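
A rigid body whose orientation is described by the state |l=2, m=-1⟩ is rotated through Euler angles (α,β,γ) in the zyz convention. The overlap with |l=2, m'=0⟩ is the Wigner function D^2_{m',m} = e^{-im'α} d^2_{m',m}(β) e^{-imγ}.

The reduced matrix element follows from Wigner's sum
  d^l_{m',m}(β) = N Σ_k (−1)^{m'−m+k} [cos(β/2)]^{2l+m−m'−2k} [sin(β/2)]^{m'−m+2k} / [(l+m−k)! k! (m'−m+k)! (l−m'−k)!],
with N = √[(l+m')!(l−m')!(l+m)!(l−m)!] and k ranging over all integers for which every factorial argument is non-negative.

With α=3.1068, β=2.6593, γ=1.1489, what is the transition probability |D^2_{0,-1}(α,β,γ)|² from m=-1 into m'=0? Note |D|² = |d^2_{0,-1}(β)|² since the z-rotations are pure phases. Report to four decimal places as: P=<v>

First d^2_{0,-1}(β=2.6593), then the phase factors e^{-i(0)α} and e^{-i(-1)γ}:
With c≡cos(β/2)=0.238816 and s≡sin(β/2)=0.971065, N=[2·2·1·6]^{1/2}=4.898979
k∈{0,1} keeps every argument non-negative
  k=0: (−1)^1·4.8990/(2)·0.2388^3·0.9711^1 = -0.032398
  k=1: (−1)^2·4.8990/(2)·0.2388^1·0.9711^3 = +0.535653
d^2_{0,-1}(2.6593) = -0.032398 +0.535653 = +0.503255
|D^2_{0,-1}|² = |d^2_{0,-1}(β)|² = (+0.503255)² = 0.253266 (the z-rotation phases have unit modulus)

P=0.2533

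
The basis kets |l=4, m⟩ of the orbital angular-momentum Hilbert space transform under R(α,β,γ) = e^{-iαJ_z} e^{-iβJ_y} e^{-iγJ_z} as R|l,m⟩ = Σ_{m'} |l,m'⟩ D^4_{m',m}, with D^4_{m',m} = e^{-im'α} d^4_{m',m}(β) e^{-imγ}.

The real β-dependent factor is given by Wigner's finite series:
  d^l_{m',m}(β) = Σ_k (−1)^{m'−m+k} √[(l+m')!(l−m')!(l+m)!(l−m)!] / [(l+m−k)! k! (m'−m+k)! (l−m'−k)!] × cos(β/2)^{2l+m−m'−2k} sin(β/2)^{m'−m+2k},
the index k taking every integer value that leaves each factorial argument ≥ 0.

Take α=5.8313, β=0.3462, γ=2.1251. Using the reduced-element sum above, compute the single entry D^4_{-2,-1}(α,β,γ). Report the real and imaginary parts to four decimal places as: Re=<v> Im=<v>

Split into d^4_{-2,-1}(β=0.3462) × two z-phases.
Half-angle: c=0.985056, s=0.172237. N=√(2·720·6·120)=1018.233765
k∈{1,2,3} keeps every argument non-negative
  k=1: (−1)^0·1018.2338/(240)·0.9851^7·0.1722^1 = +0.657639
  k=2: (−1)^1·1018.2338/(48)·0.9851^5·0.1722^3 = -0.100528
  k=3: (−1)^2·1018.2338/(72)·0.9851^3·0.1722^5 = +0.002049
d^4_{-2,-1}(0.3462) = +0.657639 -0.100528 +0.002049 = +0.559159
Phases: e^{-i·(-2)·5.8313}=+0.618652-0.785665i, e^{-i·(-1)·2.1251}=-0.526351+0.850267i ⇒ D=+0.191455+0.525361i

Re=0.1915 Im=0.5254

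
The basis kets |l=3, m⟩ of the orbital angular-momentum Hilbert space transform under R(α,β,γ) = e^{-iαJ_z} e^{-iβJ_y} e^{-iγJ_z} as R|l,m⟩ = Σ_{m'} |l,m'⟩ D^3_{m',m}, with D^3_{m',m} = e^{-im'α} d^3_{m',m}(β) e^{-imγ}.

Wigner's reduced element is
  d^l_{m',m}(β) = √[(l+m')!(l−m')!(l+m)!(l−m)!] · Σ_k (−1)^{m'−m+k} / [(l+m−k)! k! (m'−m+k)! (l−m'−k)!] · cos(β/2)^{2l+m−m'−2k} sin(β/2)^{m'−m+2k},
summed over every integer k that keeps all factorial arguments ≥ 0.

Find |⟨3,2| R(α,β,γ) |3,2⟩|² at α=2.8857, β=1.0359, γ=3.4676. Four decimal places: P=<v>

D^3_{2,2}(2.8857,1.0359,3.4676) = e^{-i·2·2.8857}·d^3_{2,2}(1.0359)·e^{-i·2·3.4676}. Compute d first:
With c≡cos(β/2)=0.868836 and s≡sin(β/2)=0.495100, N=[120·1·120·1]^{1/2}=120.000000
Admissible k: 0..1 (factorial args all ≥0)
  k=0: (−1)^0·120.0000/(120)·0.8688^6·0.4951^0 = +0.430157
  k=1: (−1)^1·120.0000/(24)·0.8688^4·0.4951^2 = -0.698405
d^3_{2,2}(1.0359) = +0.430157 -0.698405 = -0.268248
|D^3_{2,2}|² = |d^3_{2,2}(β)|² = (-0.268248)² = 0.071957 (the z-rotation phases have unit modulus)

P=0.0720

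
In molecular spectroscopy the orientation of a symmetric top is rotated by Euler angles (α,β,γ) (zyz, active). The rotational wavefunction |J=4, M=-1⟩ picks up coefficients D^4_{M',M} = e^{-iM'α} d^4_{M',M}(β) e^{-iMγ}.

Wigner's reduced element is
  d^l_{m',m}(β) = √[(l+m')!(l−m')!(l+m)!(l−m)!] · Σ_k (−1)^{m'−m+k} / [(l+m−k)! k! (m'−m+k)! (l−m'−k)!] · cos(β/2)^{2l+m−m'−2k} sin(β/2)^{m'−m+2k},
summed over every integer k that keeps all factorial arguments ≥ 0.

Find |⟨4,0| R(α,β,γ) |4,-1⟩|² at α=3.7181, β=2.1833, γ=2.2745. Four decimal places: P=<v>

Split into d^4_{0,-1}(β=2.1833) × two z-phases.
Half-angle: c=0.461022, s=0.887389. N=√(24·24·6·120)=643.987578
Admissible k: 0..3 (factorial args all ≥0)
  k=0: (−1)^1·643.9876/(144)·0.4610^7·0.8874^1 = -0.017566
  k=1: (−1)^2·643.9876/(24)·0.4610^5·0.8874^3 = +0.390495
  k=2: (−1)^3·643.9876/(24)·0.4610^3·0.8874^5 = -1.446773
  k=3: (−1)^4·643.9876/(144)·0.4610^1·0.8874^7 = +0.893376
d^4_{0,-1}(2.1833) = -0.017566 +0.390495 -1.446773 +0.893376 = -0.180469
|D^4_{0,-1}|² = |d^4_{0,-1}(β)|² = (-0.180469)² = 0.032569 (the z-rotation phases have unit modulus)

P=0.0326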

What is needed >> Return every line in the listing that contains the word "space".

Task response >>
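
The basis kets |l=4, m⟩ of the orbital angular-momentum Hilbert space transform under R(α,β,γ) = e^{-iαJ_z} e^{-iβJ_y} e^{-iγJ_z} as R|l,m⟩ = Σ_{m'} |l,m'⟩ D^4_{m',m}, with D^4_{m',m} = e^{-im'α} d^4_{m',m}(β) e^{-imγ}.
The basis kets |l=3, m⟩ of the orbital angular-momentum Hilbert space transform under R(α,β,γ) = e^{-iαJ_z} e^{-iβJ_y} e^{-iγJ_z} as R|l,m⟩ = Σ_{m'} |l,m'⟩ D^3_{m',m}, with D^3_{m',m} = e^{-im'α} d^3_{m',m}(β) e^{-imγ}.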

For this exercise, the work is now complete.